Work required:
Please return each line of the listing below exactly as written.

Given information:
:::

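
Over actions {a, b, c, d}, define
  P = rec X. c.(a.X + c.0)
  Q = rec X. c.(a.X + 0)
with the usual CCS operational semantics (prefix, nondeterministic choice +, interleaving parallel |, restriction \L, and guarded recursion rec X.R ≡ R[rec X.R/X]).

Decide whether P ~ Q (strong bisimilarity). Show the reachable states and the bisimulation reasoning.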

:::

Response to this exercise:
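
Over actions {a, b, c, d}, define
  P = rec X. c.(a.X + c.0)
  Q = rec X. c.(a.X + 0)
with the usual CCS operational semantics (prefix, nondeterministic choice +, interleaving parallel |, restriction \L, and guarded recursion rec X.R ≡ R[rec X.R/X]).

Decide whether P ~ Q (strong bisimilarity). Show the reachable states and the bisimulation reasoning.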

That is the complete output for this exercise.